• **Task**:
Lines before the one containing "A planet with" are left out. Retype that line and the rest through the end of the material exactly.

• **Records for this exercise**:
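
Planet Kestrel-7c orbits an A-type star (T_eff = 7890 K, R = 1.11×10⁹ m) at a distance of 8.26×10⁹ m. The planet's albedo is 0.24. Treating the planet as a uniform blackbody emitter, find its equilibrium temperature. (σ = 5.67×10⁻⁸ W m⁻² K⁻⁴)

L = 4πR_⋆²σT_⋆⁴ = 4π(1.11×10⁹)² × 5.67×10⁻⁸ × (7890)⁴ = 3.40×10²⁷ W.
S = L/(4πd²) = 3.97×10⁶ W m⁻².
Energy balance: absorbed = emitted ⇒ πR²·S(1−A) = 4πR²·σT_eq⁴, so T_eq⁴ = S(1−A)/(4σ).
T_eq = [3.97×10⁶ × 0.76 / (4 × 5.67×10⁻⁸)]^(1/4) = (1.33×10¹³)^(1/4) = 1910 K.

T_eq ≈ 1910 K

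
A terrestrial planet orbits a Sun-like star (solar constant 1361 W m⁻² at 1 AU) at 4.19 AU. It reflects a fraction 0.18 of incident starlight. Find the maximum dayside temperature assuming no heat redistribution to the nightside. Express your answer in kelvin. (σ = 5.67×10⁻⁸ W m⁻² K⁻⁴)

T_ss ≈ 183 K

Flux at 4.19 AU: S = 1361/4.19² = 77.5 W m⁻².
With no redistribution each surface element balances locally: S(1−A) = σT⁴.
T = [77.5 × 0.82 / 5.67×10⁻⁸]^(1/4) = (1.12×10⁹)^(1/4) = 183 K.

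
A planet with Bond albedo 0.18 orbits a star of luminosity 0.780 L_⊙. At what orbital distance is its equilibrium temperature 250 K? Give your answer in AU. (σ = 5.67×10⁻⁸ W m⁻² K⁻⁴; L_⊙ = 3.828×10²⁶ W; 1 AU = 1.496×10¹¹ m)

d ≈ 0.991 AU

L = 0.780 × 3.828×10²⁶ = 2.99×10²⁶ W.
From T_eq⁴ = L(1−A)/(16πσd²): d = √[L(1−A)/(16πσT_eq⁴)].
d = √[2.99×10²⁶ × 0.82 / (16π × 5.67×10⁻⁸ × (250)⁴)] = 1.48×10¹¹ m = 0.991 AU.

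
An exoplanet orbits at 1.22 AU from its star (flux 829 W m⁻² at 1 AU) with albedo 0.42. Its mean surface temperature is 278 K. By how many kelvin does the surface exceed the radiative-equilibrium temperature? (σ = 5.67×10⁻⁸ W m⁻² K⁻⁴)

ΔT ≈ 83.7 K

S = 829/1.22² = 557.0 W m⁻².
T_eq = [S(1−A)/(4σ)]^(1/4) = [557.0×0.58/(4×5.67×10⁻⁸)]^(1/4) = 194.3 K.
ΔT = T_surf − T_eq = 278 − 194.3.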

• **Worked solution**:
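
A planet with Bond albedo 0.18 orbits a star of luminosity 0.780 L_⊙. At what orbital distance is its equilibrium temperature 250 K? Give your answer in AU. (σ = 5.67×10⁻⁸ W m⁻² K⁻⁴; L_⊙ = 3.828×10²⁶ W; 1 AU = 1.496×10¹¹ m)

d ≈ 0.991 AU

L = 0.780 × 3.828×10²⁶ = 2.99×10²⁶ W.
From T_eq⁴ = L(1−A)/(16πσd²): d = √[L(1−A)/(16πσT_eq⁴)].
d = √[2.99×10²⁶ × 0.82 / (16π × 5.67×10⁻⁸ × (250)⁴)] = 1.48×10¹¹ m = 0.991 AU.

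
An exoplanet orbits at 1.22 AU from its star (flux 829 W m⁻² at 1 AU) with albedo 0.42. Its mean surface temperature is 278 K. By how many kelvin does the surface exceed the radiative-equilibrium temperature? (σ = 5.67×10⁻⁸ W m⁻² K⁻⁴)

ΔT ≈ 83.7 K

S = 829/1.22² = 557.0 W m⁻².
T_eq = [S(1−A)/(4σ)]^(1/4) = [557.0×0.58/(4×5.67×10⁻⁸)]^(1/4) = 194.3 K.
ΔT = T_surf − T_eq = 278 − 194.3.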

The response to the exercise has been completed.